WORK REQUEST
In this exercise, every entry below is to be reproduced word for word.

━━━ INPUT MATERIAL

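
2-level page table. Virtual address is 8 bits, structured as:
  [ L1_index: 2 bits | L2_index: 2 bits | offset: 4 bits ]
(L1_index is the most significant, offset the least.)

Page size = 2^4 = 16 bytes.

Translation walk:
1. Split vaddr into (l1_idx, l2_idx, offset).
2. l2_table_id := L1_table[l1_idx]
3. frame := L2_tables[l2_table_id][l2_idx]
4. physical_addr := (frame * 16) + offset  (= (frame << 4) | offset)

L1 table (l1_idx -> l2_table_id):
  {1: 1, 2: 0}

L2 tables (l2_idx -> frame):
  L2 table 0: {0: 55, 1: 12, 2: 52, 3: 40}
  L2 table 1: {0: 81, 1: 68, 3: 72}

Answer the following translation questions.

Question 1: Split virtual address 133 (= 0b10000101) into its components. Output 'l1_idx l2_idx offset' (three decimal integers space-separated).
vaddr = 133 = 0b10000101
  top 2 bits -> l1_idx = 2
  next 2 bits -> l2_idx = 0
  bottom 4 bits -> offset = 5

Answer: 2 0 5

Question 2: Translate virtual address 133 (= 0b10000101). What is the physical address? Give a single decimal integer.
Answer: 885

Derivation:
vaddr = 133 = 0b10000101
Split: l1_idx=2, l2_idx=0, offset=5
L1[2] = 0
L2[0][0] = 55
paddr = 55 * 16 + 5 = 885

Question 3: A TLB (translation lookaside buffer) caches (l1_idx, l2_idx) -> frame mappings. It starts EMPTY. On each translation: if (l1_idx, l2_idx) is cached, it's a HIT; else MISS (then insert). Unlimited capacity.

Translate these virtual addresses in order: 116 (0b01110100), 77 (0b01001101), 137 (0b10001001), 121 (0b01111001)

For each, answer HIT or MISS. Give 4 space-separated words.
Answer: MISS MISS MISS HIT

Derivation:
vaddr=116: (1,3) not in TLB -> MISS, insert
vaddr=77: (1,0) not in TLB -> MISS, insert
vaddr=137: (2,0) not in TLB -> MISS, insert
vaddr=121: (1,3) in TLB -> HIT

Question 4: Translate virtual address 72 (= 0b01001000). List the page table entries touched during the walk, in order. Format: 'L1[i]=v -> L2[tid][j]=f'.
Answer: L1[1]=1 -> L2[1][0]=81

Derivation:
vaddr = 72 = 0b01001000
Split: l1_idx=1, l2_idx=0, offset=8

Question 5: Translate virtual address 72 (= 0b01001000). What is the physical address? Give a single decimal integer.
Answer: 1304

Derivation:
vaddr = 72 = 0b01001000
Split: l1_idx=1, l2_idx=0, offset=8
L1[1] = 1
L2[1][0] = 81
paddr = 81 * 16 + 8 = 1304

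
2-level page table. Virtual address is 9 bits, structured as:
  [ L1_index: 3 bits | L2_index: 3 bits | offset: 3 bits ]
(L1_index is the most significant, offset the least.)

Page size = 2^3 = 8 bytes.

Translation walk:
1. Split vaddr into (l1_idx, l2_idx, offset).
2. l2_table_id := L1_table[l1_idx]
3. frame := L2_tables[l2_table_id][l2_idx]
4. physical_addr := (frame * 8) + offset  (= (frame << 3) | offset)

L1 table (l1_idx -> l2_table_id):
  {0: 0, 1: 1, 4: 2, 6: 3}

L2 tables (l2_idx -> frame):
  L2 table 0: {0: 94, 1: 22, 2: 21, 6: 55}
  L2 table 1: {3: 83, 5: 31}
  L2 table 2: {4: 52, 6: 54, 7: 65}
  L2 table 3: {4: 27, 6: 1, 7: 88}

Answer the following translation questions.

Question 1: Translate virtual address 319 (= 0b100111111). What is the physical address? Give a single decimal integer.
Answer: 527

Derivation:
vaddr = 319 = 0b100111111
Split: l1_idx=4, l2_idx=7, offset=7
L1[4] = 2
L2[2][7] = 65
paddr = 65 * 8 + 7 = 527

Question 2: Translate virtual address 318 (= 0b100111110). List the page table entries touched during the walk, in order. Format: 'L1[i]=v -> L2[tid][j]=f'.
Answer: L1[4]=2 -> L2[2][7]=65

Derivation:
vaddr = 318 = 0b100111110
Split: l1_idx=4, l2_idx=7, offset=6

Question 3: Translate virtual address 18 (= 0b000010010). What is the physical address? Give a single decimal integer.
vaddr = 18 = 0b000010010
Split: l1_idx=0, l2_idx=2, offset=2
L1[0] = 0
L2[0][2] = 21
paddr = 21 * 8 + 2 = 170

Answer: 170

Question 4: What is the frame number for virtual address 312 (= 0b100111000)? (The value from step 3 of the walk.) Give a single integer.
vaddr = 312: l1_idx=4, l2_idx=7
L1[4] = 2; L2[2][7] = 65

Answer: 65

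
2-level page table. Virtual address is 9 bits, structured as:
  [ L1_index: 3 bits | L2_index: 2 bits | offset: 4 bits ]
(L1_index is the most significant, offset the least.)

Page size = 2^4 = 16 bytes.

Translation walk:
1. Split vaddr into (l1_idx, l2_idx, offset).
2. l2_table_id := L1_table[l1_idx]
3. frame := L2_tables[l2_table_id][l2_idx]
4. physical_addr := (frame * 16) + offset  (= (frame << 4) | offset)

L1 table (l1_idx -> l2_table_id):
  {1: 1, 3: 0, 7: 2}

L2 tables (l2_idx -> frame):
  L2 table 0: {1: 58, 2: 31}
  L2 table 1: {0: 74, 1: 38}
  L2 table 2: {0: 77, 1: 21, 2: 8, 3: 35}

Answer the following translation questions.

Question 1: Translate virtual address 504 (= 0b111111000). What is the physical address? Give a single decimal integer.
Answer: 568

Derivation:
vaddr = 504 = 0b111111000
Split: l1_idx=7, l2_idx=3, offset=8
L1[7] = 2
L2[2][3] = 35
paddr = 35 * 16 + 8 = 568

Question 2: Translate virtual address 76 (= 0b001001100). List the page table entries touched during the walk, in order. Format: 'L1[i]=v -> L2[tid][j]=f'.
vaddr = 76 = 0b001001100
Split: l1_idx=1, l2_idx=0, offset=12

Answer: L1[1]=1 -> L2[1][0]=74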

━━━━━━

RESULT FOR THIS EXERCISE
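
2-level page table. Virtual address is 8 bits, structured as:
  [ L1_index: 2 bits | L2_index: 2 bits | offset: 4 bits ]
(L1_index is the most significant, offset the least.)

Page size = 2^4 = 16 bytes.

Translation walk:
1. Split vaddr into (l1_idx, l2_idx, offset).
2. l2_table_id := L1_table[l1_idx]
3. frame := L2_tables[l2_table_id][l2_idx]
4. physical_addr := (frame * 16) + offset  (= (frame << 4) | offset)

L1 table (l1_idx -> l2_table_id):
  {1: 1, 2: 0}

L2 tables (l2_idx -> frame):
  L2 table 0: {0: 55, 1: 12, 2: 52, 3: 40}
  L2 table 1: {0: 81, 1: 68, 3: 72}

Answer the following translation questions.

Question 1: Split virtual address 133 (= 0b10000101) into its components. Output 'l1_idx l2_idx offset' (three decimal integers space-separated).
vaddr = 133 = 0b10000101
  top 2 bits -> l1_idx = 2
  next 2 bits -> l2_idx = 0
  bottom 4 bits -> offset = 5

Answer: 2 0 5

Question 2: Translate virtual address 133 (= 0b10000101). What is the physical address? Give a single decimal integer.
Answer: 885

Derivation:
vaddr = 133 = 0b10000101
Split: l1_idx=2, l2_idx=0, offset=5
L1[2] = 0
L2[0][0] = 55
paddr = 55 * 16 + 5 = 885

Question 3: A TLB (translation lookaside buffer) caches (l1_idx, l2_idx) -> frame mappings. It starts EMPTY. On each translation: if (l1_idx, l2_idx) is cached, it's a HIT; else MISS (then insert). Unlimited capacity.

Translate these virtual addresses in order: 116 (0b01110100), 77 (0b01001101), 137 (0b10001001), 121 (0b01111001)

For each, answer HIT or MISS. Give 4 space-separated words.
Answer: MISS MISS MISS HIT

Derivation:
vaddr=116: (1,3) not in TLB -> MISS, insert
vaddr=77: (1,0) not in TLB -> MISS, insert
vaddr=137: (2,0) not in TLB -> MISS, insert
vaddr=121: (1,3) in TLB -> HIT

Question 4: Translate virtual address 72 (= 0b01001000). List the page table entries touched during the walk, in order. Format: 'L1[i]=v -> L2[tid][j]=f'.
Answer: L1[1]=1 -> L2[1][0]=81

Derivation:
vaddr = 72 = 0b01001000
Split: l1_idx=1, l2_idx=0, offset=8

Question 5: Translate virtual address 72 (= 0b01001000). What is the physical address? Give a single decimal integer.
Answer: 1304

Derivation:
vaddr = 72 = 0b01001000
Split: l1_idx=1, l2_idx=0, offset=8
L1[1] = 1
L2[1][0] = 81
paddr = 81 * 16 + 8 = 1304

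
2-level page table. Virtual address is 9 bits, structured as:
  [ L1_index: 3 bits | L2_index: 3 bits | offset: 3 bits ]
(L1_index is the most significant, offset the least.)

Page size = 2^3 = 8 bytes.

Translation walk:
1. Split vaddr into (l1_idx, l2_idx, offset).
2. l2_table_id := L1_table[l1_idx]
3. frame := L2_tables[l2_table_id][l2_idx]
4. physical_addr := (frame * 8) + offset  (= (frame << 3) | offset)

L1 table (l1_idx -> l2_table_id):
  {0: 0, 1: 1, 4: 2, 6: 3}

L2 tables (l2_idx -> frame):
  L2 table 0: {0: 94, 1: 22, 2: 21, 6: 55}
  L2 table 1: {3: 83, 5: 31}
  L2 table 2: {4: 52, 6: 54, 7: 65}
  L2 table 3: {4: 27, 6: 1, 7: 88}

Answer the following translation questions.

Question 1: Translate virtual address 319 (= 0b100111111). What is the physical address? Give a single decimal integer.
Answer: 527

Derivation:
vaddr = 319 = 0b100111111
Split: l1_idx=4, l2_idx=7, offset=7
L1[4] = 2
L2[2][7] = 65
paddr = 65 * 8 + 7 = 527

Question 2: Translate virtual address 318 (= 0b100111110). List the page table entries touched during the walk, in order. Format: 'L1[i]=v -> L2[tid][j]=f'.
Answer: L1[4]=2 -> L2[2][7]=65

Derivation:
vaddr = 318 = 0b100111110
Split: l1_idx=4, l2_idx=7, offset=6

Question 3: Translate virtual address 18 (= 0b000010010). What is the physical address? Give a single decimal integer.
vaddr = 18 = 0b000010010
Split: l1_idx=0, l2_idx=2, offset=2
L1[0] = 0
L2[0][2] = 21
paddr = 21 * 8 + 2 = 170

Answer: 170

Question 4: What is the frame number for virtual address 312 (= 0b100111000)? (The value from step 3 of the walk.) Give a single integer.
vaddr = 312: l1_idx=4, l2_idx=7
L1[4] = 2; L2[2][7] = 65

Answer: 65

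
2-level page table. Virtual address is 9 bits, structured as:
  [ L1_index: 3 bits | L2_index: 2 bits | offset: 4 bits ]
(L1_index is the most significant, offset the least.)

Page size = 2^4 = 16 bytes.

Translation walk:
1. Split vaddr into (l1_idx, l2_idx, offset).
2. l2_table_id := L1_table[l1_idx]
3. frame := L2_tables[l2_table_id][l2_idx]
4. physical_addr := (frame * 16) + offset  (= (frame << 4) | offset)

L1 table (l1_idx -> l2_table_id):
  {1: 1, 3: 0, 7: 2}

L2 tables (l2_idx -> frame):
  L2 table 0: {1: 58, 2: 31}
  L2 table 1: {0: 74, 1: 38}
  L2 table 2: {0: 77, 1: 21, 2: 8, 3: 35}

Answer the following translation questions.

Question 1: Translate virtual address 504 (= 0b111111000). What is the physical address? Give a single decimal integer.
Answer: 568

Derivation:
vaddr = 504 = 0b111111000
Split: l1_idx=7, l2_idx=3, offset=8
L1[7] = 2
L2[2][3] = 35
paddr = 35 * 16 + 8 = 568

Question 2: Translate virtual address 76 (= 0b001001100). List the page table entries touched during the walk, in order. Format: 'L1[i]=v -> L2[tid][j]=f'.
vaddr = 76 = 0b001001100
Split: l1_idx=1, l2_idx=0, offset=12

Answer: L1[1]=1 -> L2[1][0]=74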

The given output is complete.